## What you will do
Having read the data, transcribe all of it without deviation.

[[ Records shown, beginning ]]

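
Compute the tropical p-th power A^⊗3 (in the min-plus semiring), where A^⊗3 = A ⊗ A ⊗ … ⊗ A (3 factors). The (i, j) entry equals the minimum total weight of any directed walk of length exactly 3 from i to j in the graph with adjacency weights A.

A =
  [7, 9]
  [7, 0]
A^⊗3 =
  [16, 9]
  [7, 0]

Each entry (A^⊗3)_ij equals the minimum over all length-3 walks i = v_0 → v_1 → … → v_3 = j of Σ_t A[v_t][v_{t+1}]. For example, for (i, j) = (0, 1) we minimise over 4 possible intermediate vertex sequences; the minimum is 9, attained along the walk 0 → 1 → 1 → 1.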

[[ Records shown, end ]]

## Response
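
Compute the tropical p-th power A^⊗3 (in the min-plus semiring), where A^⊗3 = A ⊗ A ⊗ … ⊗ A (3 factors). The (i, j) entry equals the minimum total weight of any directed walk of length exactly 3 from i to j in the graph with adjacency weights A.

A =
  [7, 9]
  [7, 0]
A^⊗3 =
  [16, 9]
  [7, 0]

Each entry (A^⊗3)_ij equals the minimum over all length-3 walks i = v_0 → v_1 → … → v_3 = j of Σ_t A[v_t][v_{t+1}]. For example, for (i, j) = (0, 1) we minimise over 4 possible intermediate vertex sequences; the minimum is 9, attained along the walk 0 → 1 → 1 → 1.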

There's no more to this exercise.